DIRECTIONS:
In the records below, find the line containing "Let p = 23. The polynomial f(x) = x² +"; restate it and every later line word for word, through the last.

RECORD EXCERPTS:
•••••
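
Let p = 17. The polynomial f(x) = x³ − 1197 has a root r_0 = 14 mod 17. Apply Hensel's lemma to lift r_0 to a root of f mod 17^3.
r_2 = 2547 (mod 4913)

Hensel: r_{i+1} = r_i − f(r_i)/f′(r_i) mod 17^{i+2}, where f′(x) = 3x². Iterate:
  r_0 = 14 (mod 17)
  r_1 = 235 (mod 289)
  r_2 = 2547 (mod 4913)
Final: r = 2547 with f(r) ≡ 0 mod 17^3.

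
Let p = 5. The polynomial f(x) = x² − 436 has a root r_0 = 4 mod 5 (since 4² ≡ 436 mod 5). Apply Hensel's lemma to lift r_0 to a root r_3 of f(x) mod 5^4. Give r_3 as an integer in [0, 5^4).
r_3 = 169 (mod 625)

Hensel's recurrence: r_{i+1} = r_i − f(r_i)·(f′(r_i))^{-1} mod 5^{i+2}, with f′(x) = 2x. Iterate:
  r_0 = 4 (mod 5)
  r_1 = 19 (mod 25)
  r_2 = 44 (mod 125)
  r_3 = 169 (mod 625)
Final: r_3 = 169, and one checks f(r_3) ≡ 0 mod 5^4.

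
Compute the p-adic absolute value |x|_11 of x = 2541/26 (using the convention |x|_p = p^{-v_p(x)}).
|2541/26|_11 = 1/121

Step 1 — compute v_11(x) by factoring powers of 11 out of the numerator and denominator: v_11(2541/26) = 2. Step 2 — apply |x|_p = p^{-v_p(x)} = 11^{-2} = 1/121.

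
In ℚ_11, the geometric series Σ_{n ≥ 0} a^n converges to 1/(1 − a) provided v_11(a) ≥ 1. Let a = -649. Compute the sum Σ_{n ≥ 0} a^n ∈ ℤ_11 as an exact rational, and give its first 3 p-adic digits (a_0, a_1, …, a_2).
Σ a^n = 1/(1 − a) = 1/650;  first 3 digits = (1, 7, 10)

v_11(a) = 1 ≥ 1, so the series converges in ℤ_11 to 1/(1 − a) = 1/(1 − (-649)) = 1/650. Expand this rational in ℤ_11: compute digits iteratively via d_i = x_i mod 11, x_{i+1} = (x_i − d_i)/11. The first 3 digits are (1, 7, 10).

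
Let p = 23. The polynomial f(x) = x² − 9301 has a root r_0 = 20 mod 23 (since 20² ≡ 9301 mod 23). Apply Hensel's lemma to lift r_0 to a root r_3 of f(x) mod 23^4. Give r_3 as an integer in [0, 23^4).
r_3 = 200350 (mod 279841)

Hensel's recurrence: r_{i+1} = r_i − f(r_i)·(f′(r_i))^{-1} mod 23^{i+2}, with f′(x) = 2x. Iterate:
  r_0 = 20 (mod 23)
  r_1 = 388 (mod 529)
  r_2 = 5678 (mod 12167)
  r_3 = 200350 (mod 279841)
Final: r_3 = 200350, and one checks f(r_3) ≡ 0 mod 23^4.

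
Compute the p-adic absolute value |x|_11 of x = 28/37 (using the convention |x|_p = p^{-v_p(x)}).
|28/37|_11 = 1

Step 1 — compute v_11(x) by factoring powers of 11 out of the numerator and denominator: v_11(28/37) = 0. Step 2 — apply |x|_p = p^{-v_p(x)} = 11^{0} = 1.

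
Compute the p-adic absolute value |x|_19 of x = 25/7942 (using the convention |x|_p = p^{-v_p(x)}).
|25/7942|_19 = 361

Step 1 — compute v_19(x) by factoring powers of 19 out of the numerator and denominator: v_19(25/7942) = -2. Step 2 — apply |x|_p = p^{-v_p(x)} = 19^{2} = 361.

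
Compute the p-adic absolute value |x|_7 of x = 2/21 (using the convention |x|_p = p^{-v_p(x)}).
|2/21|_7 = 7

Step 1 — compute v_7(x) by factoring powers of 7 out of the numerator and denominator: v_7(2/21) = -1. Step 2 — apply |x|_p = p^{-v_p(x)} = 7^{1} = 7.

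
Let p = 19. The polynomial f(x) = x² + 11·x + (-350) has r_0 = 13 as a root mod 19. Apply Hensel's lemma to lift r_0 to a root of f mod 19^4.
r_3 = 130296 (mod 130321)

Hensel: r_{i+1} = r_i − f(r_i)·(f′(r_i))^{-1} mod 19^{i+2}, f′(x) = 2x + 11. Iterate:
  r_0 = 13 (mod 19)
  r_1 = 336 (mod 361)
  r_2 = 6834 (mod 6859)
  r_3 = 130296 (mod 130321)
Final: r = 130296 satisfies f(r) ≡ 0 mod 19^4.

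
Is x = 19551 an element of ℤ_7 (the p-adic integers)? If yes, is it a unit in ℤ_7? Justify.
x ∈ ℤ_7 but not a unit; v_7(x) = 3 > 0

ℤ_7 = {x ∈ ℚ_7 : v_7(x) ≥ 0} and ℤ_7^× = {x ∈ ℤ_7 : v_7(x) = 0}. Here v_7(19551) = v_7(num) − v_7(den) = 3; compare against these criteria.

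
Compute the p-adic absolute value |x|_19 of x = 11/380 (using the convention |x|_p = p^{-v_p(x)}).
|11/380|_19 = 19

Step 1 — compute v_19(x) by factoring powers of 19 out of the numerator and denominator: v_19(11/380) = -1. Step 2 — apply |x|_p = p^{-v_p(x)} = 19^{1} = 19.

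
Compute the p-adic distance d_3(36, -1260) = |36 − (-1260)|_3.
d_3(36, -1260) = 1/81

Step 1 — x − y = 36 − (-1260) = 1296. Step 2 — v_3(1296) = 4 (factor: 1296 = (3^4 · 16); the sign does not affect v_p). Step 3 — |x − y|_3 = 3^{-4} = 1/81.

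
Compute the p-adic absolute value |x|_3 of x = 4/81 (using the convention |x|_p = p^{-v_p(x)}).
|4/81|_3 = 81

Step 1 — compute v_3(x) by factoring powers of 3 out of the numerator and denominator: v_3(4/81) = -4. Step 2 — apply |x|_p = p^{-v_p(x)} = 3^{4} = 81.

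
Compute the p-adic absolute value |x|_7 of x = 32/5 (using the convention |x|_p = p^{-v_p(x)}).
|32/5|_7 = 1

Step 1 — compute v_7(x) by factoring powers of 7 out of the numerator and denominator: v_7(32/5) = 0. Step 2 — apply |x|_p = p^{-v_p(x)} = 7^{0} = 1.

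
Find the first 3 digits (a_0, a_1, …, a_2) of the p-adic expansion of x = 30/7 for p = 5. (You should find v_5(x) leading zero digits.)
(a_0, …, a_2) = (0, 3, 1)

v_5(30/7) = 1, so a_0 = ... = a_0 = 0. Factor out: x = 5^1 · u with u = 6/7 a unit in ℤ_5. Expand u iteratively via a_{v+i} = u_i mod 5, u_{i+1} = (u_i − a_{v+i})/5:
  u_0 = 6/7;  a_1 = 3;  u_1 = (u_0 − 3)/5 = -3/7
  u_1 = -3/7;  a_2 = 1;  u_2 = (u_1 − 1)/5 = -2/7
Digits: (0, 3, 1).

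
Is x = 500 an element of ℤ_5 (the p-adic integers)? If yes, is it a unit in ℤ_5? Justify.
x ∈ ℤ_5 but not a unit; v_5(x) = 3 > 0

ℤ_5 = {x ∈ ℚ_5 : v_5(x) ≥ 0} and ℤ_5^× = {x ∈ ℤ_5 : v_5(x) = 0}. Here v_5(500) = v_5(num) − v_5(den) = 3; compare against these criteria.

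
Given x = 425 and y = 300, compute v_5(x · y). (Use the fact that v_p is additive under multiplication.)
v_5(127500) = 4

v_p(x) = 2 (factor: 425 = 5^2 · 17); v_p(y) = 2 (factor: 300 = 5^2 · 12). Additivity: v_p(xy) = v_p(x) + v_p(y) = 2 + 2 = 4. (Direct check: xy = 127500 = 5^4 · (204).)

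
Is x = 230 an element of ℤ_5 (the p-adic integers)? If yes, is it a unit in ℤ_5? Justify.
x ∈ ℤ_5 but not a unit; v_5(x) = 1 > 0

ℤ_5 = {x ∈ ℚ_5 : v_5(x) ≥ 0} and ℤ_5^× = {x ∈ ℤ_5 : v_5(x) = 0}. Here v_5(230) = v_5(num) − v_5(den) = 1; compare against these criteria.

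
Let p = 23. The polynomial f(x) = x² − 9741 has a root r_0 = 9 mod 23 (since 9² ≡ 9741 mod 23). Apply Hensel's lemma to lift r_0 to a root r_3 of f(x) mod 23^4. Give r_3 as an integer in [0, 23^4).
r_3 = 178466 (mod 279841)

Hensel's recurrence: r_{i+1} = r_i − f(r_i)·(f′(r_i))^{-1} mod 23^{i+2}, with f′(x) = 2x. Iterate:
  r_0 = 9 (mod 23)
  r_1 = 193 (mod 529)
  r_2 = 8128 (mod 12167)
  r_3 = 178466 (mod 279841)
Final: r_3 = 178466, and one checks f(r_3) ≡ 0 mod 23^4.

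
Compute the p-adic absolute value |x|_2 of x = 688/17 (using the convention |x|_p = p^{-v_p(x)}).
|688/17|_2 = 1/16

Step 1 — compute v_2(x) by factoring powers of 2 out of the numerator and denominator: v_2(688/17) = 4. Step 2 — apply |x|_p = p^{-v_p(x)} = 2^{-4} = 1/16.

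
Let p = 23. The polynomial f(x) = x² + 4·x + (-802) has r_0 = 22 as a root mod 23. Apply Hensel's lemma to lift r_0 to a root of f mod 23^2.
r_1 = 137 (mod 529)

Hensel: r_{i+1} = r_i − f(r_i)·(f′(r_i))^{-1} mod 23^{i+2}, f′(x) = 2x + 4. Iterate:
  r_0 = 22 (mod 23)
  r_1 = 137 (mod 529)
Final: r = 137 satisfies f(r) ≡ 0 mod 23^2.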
•••••
RESULT OF THIS EXERCISE:
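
Let p = 23. The polynomial f(x) = x² + 4·x + (-802) has r_0 = 22 as a root mod 23. Apply Hensel's lemma to lift r_0 to a root of f mod 23^2.
r_1 = 137 (mod 529)

Hensel: r_{i+1} = r_i − f(r_i)·(f′(r_i))^{-1} mod 23^{i+2}, f′(x) = 2x + 4. Iterate:
  r_0 = 22 (mod 23)
  r_1 = 137 (mod 529)
Final: r = 137 satisfies f(r) ≡ 0 mod 23^2.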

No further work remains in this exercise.